» **What is expected**
Look through the records that follow. Copy every line containing the word "whether".

--------

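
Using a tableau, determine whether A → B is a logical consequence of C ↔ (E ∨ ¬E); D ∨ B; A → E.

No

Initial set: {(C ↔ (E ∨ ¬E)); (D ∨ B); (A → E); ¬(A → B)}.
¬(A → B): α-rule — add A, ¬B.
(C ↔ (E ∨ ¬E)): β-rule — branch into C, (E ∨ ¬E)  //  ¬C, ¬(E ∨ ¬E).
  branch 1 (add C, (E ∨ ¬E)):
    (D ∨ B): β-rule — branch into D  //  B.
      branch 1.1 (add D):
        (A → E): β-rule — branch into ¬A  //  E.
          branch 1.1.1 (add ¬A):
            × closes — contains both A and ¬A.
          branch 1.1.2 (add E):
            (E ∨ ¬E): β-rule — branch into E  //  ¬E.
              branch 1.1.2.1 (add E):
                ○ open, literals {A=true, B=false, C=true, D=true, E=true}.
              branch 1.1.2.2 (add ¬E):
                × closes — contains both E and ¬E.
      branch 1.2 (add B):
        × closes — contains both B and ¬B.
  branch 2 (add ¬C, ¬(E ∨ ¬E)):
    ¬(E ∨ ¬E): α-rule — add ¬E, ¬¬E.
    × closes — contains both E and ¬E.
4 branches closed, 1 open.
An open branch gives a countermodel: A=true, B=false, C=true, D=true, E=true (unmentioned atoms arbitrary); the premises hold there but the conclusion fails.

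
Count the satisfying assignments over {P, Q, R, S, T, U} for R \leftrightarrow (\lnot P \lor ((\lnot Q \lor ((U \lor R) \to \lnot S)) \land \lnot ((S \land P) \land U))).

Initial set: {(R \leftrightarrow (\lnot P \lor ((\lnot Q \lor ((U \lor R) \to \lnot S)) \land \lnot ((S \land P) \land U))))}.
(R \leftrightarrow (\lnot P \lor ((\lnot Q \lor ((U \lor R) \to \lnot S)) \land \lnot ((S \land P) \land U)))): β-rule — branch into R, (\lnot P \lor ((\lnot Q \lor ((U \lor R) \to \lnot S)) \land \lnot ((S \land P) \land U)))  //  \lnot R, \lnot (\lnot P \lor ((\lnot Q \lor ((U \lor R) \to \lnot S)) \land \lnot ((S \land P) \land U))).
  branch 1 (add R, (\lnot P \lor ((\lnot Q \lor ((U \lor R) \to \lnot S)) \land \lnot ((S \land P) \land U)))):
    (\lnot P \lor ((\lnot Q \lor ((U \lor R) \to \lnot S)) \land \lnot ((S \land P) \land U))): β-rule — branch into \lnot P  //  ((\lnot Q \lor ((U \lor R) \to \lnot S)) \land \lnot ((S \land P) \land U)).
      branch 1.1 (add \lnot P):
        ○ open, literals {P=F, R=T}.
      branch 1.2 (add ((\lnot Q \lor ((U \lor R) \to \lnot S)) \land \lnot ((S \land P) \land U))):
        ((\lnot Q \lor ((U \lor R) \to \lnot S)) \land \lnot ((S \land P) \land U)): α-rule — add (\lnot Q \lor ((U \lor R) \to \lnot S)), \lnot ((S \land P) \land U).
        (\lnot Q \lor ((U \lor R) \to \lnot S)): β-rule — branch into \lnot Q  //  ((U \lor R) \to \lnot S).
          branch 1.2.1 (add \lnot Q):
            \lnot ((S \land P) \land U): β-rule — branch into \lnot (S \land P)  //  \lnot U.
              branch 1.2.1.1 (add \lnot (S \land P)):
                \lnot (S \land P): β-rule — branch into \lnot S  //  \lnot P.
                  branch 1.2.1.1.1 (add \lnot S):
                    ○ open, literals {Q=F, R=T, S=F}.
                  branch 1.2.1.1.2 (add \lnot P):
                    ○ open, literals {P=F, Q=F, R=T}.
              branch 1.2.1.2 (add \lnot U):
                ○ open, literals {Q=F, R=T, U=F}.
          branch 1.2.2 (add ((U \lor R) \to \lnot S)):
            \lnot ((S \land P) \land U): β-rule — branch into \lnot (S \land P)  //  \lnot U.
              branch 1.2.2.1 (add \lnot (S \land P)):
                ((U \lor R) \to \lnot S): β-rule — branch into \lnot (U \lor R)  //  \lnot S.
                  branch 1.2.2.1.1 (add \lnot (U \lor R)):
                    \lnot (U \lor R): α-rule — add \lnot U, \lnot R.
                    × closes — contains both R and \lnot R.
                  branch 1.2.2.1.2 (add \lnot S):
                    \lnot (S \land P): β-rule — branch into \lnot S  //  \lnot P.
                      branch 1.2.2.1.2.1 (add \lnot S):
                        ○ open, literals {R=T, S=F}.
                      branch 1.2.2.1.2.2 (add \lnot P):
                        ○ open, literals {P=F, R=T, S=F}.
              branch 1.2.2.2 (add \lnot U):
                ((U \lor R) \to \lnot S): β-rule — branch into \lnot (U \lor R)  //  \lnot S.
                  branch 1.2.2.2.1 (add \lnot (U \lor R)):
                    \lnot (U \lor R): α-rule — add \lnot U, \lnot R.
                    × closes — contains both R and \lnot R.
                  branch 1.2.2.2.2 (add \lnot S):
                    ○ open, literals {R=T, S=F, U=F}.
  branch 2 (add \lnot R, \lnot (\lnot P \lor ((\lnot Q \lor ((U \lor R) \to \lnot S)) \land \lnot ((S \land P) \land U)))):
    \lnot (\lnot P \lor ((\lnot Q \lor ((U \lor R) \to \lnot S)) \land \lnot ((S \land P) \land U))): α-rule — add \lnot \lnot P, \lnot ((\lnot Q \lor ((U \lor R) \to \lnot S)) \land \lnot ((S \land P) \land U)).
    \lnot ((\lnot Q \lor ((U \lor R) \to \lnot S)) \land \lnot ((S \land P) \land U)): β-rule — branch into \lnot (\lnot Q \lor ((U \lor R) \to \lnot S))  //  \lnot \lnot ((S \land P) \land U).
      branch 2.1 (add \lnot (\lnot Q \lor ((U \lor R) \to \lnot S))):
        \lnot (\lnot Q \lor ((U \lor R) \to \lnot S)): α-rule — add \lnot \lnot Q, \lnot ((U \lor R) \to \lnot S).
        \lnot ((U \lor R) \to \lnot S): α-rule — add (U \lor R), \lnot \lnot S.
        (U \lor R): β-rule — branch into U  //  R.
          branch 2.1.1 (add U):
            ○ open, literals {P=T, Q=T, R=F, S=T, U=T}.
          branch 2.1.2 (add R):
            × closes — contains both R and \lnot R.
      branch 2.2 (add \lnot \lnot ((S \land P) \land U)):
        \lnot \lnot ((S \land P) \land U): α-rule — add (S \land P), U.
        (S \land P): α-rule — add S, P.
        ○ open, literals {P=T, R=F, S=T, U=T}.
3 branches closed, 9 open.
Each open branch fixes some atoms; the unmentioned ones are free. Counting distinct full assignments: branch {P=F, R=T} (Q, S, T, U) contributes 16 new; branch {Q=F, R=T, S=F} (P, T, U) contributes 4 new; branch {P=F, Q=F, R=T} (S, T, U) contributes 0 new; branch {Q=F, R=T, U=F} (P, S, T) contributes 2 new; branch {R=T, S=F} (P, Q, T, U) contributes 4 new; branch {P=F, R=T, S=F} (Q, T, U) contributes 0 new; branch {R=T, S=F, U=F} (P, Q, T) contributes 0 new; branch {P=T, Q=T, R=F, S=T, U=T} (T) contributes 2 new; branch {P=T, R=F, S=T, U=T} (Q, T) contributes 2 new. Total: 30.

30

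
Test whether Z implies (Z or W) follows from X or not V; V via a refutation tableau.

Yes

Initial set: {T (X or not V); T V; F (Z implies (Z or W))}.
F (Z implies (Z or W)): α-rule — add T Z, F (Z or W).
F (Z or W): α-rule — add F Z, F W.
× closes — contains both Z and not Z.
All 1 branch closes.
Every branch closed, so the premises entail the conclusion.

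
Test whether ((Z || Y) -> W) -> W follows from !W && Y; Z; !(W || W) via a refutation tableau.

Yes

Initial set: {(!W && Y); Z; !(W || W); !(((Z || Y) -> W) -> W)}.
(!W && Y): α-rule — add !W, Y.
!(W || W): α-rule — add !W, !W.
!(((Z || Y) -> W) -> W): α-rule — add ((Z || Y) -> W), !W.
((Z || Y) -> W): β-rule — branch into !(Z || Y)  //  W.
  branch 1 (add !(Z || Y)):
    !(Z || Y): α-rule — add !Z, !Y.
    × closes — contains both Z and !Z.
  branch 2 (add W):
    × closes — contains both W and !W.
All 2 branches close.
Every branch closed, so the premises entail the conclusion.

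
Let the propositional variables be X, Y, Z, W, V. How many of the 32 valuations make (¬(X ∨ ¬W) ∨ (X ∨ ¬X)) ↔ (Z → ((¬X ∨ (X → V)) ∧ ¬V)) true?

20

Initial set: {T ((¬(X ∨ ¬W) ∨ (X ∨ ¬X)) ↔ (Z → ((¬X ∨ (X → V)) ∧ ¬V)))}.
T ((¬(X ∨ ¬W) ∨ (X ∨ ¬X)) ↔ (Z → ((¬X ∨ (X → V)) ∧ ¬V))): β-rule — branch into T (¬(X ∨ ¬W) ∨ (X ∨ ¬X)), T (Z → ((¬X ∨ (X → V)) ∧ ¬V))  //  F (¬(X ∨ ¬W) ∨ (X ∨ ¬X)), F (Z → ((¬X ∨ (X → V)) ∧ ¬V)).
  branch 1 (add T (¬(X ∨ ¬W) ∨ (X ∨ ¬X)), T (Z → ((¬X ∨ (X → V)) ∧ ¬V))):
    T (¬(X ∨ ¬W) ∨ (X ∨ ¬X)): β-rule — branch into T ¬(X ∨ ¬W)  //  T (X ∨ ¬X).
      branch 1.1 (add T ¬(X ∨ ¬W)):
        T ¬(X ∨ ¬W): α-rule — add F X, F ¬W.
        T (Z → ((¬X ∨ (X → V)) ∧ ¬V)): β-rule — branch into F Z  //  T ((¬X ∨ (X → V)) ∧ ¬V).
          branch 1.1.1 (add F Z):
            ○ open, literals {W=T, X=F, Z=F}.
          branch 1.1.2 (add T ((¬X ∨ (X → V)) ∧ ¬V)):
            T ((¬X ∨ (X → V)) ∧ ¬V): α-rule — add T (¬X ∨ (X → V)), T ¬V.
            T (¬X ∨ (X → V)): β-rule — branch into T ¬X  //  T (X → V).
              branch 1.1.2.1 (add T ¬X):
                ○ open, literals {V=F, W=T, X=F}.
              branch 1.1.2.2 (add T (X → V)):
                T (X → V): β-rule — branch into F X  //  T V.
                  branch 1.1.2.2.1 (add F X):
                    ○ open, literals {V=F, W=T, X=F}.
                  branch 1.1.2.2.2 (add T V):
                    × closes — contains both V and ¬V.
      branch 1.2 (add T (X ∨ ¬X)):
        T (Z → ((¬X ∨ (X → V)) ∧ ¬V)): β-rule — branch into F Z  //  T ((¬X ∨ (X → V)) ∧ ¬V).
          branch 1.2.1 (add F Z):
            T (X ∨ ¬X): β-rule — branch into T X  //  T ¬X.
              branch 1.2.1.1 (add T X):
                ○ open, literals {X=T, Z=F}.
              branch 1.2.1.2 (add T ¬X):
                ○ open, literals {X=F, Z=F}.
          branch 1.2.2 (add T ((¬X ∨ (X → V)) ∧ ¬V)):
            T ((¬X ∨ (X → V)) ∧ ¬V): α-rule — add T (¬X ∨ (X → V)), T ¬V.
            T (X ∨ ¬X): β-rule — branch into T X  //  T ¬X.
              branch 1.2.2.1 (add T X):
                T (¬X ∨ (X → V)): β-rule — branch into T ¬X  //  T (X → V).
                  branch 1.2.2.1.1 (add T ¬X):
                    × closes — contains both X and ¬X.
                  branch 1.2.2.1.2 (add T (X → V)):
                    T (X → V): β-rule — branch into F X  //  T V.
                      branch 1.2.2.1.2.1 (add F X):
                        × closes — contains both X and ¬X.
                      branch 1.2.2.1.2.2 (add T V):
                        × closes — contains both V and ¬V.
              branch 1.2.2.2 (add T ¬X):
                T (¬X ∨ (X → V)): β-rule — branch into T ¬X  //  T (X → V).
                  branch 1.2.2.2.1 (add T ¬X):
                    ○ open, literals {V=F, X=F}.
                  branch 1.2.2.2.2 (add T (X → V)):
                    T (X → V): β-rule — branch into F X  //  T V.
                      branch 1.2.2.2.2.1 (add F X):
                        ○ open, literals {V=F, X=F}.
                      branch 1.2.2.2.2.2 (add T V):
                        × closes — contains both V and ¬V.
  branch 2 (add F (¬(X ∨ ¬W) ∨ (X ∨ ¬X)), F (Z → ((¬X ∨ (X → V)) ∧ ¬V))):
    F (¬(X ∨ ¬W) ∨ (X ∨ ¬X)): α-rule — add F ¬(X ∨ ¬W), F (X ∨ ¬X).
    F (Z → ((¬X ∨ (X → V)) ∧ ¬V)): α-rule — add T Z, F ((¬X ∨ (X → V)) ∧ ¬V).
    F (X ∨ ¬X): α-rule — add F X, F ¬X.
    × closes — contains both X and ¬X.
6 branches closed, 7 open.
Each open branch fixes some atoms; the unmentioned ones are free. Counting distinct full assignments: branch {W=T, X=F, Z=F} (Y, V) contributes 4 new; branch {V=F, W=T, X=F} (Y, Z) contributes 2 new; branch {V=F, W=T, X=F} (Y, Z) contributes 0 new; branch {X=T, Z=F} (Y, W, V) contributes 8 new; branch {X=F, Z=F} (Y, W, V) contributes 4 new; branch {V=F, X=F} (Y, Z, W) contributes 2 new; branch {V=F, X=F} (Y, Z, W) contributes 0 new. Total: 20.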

--------

» **Task result**
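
Using a tableau, determine whether A → B is a logical consequence of C ↔ (E ∨ ¬E); D ∨ B; A → E.
Test whether Z implies (Z or W) follows from X or not V; V via a refutation tableau.
Test whether ((Z || Y) -> W) -> W follows from !W && Y; Z; !(W || W) via a refutation tableau.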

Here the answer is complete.